■ **WORK REQUIRED**: Return, word for word, the lines of the listing below from the one with "5: a[((True |" through the one with "Transitions whose guard", and no other lines.

##### SUPPLIED DATA #####

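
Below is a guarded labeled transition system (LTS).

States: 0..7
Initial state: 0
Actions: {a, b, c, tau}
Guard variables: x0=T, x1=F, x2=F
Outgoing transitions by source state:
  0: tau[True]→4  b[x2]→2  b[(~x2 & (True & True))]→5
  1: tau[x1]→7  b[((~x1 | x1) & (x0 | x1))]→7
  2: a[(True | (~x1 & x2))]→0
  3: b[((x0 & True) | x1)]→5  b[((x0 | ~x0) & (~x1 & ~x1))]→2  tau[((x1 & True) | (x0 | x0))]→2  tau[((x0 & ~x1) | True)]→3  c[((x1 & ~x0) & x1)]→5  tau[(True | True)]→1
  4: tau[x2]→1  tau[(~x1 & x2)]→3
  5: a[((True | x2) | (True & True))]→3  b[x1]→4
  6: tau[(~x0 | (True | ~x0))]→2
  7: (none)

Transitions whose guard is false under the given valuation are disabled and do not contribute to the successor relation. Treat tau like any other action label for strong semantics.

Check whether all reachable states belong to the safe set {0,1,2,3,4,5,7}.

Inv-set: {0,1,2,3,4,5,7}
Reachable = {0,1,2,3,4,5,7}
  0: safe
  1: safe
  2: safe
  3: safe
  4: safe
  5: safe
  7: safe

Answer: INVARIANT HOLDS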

#####

■ **EXERCISE SOLUTION**:
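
  5: a[((True | x2) | (True & True))]→3  b[x1]→4
  6: tau[(~x0 | (True | ~x0))]→2
  7: (none)

Transitions whose guard is false under the given valuation are disabled and do not contribute to the successor relation. Treat tau like any other action label for strong semantics.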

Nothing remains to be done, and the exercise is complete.